* TASK TO COMPLETE
For the entries below, the result should be an exact transcription of the lines from the one with "During an oil and gas facility audit: Initial" up to and including the one with "For a plant life extension study: A vessel", and only those.

* DATASET ENTRIES
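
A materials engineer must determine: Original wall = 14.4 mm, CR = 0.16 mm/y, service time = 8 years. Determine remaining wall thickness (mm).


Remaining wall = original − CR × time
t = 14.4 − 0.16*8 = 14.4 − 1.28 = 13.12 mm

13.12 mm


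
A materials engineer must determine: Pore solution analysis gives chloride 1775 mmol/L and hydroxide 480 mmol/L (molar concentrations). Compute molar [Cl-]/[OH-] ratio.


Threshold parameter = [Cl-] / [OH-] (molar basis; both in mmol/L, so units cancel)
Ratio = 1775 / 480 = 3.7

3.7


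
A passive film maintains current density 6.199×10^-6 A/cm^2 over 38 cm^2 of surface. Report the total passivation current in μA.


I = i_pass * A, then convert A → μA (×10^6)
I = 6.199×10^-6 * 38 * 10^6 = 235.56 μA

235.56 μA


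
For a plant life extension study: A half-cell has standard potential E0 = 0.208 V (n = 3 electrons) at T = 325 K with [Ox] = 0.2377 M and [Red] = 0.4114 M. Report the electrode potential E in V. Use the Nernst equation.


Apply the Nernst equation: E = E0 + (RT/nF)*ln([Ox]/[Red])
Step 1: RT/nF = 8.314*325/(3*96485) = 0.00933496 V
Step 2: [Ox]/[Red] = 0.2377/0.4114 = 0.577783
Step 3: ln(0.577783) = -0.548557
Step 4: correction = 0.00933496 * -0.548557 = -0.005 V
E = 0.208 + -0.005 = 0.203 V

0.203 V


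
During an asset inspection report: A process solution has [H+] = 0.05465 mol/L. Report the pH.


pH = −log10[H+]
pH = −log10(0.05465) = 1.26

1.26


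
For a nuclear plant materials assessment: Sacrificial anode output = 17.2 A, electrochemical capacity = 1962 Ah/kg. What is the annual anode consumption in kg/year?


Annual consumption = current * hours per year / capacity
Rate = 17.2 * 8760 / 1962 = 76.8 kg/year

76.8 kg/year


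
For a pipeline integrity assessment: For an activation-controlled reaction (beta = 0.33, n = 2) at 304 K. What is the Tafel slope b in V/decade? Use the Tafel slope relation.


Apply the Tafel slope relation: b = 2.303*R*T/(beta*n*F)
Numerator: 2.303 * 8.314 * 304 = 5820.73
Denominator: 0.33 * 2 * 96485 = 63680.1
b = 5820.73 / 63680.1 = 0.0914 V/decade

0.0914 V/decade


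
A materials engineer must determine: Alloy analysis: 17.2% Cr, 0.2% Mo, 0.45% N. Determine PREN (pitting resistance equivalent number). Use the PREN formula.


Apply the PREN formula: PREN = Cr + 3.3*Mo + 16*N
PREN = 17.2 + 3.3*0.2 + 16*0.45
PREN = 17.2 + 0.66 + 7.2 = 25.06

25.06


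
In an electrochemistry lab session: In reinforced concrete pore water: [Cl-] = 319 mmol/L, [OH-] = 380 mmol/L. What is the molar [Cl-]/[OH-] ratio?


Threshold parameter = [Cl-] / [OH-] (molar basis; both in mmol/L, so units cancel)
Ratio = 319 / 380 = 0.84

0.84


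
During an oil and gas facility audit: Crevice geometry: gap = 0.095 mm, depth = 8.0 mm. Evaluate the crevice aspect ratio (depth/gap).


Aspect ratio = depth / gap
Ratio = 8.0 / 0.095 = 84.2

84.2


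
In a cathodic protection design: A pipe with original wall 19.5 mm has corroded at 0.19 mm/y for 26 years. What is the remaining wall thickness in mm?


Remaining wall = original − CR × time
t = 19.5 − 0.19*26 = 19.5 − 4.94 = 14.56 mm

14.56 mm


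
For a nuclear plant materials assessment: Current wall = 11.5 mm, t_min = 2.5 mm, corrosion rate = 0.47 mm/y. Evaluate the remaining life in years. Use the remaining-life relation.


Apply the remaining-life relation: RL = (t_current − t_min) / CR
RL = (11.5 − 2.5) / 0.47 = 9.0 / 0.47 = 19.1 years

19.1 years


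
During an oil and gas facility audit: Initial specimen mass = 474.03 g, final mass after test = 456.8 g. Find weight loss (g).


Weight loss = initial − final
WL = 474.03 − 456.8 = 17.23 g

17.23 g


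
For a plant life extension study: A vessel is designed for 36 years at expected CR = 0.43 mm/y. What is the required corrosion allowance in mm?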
==
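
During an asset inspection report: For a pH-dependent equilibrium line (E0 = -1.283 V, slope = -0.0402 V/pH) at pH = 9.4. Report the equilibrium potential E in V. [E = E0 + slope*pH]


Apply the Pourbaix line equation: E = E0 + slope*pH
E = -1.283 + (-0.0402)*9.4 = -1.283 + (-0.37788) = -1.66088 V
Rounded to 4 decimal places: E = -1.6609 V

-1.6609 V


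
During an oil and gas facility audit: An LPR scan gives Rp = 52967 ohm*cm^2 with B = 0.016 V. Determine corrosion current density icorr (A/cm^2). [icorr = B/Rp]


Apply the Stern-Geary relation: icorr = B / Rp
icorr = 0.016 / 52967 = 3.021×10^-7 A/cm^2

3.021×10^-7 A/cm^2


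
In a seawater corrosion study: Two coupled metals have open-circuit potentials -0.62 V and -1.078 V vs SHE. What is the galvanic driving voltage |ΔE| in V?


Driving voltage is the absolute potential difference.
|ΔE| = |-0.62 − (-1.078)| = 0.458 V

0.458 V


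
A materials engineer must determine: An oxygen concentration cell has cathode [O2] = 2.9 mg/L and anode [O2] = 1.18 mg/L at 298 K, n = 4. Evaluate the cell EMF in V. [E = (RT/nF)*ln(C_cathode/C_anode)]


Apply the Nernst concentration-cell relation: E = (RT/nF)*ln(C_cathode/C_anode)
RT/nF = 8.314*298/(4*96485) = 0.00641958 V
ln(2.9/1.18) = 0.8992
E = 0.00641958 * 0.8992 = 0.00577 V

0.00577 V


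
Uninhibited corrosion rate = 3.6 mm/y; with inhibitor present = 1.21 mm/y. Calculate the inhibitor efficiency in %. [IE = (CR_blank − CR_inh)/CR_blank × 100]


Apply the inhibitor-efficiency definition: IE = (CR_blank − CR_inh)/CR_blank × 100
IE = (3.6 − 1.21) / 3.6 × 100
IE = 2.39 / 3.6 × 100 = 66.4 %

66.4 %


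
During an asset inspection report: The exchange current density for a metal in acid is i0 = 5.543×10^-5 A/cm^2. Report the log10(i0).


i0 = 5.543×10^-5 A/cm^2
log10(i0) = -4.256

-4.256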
--
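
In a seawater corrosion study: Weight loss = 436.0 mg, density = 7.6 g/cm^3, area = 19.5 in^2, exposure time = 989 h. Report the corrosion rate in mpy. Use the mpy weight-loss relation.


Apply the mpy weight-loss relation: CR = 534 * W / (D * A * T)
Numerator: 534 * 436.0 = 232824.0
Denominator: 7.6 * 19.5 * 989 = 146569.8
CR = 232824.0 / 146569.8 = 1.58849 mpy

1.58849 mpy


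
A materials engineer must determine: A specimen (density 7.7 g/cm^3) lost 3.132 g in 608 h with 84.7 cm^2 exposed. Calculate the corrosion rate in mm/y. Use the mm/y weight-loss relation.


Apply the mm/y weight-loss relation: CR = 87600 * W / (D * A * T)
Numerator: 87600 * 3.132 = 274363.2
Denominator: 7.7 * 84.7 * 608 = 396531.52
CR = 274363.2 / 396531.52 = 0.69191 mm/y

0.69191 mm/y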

* SOLUTION TO THIS PROBLEM
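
During an oil and gas facility audit: Initial specimen mass = 474.03 g, final mass after test = 456.8 g. Find weight loss (g).


Weight loss = initial − final
WL = 474.03 − 456.8 = 17.23 g

17.23 g


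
For a plant life extension study: A vessel is designed for 36 years at expected CR = 0.43 mm/y. What is the required corrosion allowance in mm?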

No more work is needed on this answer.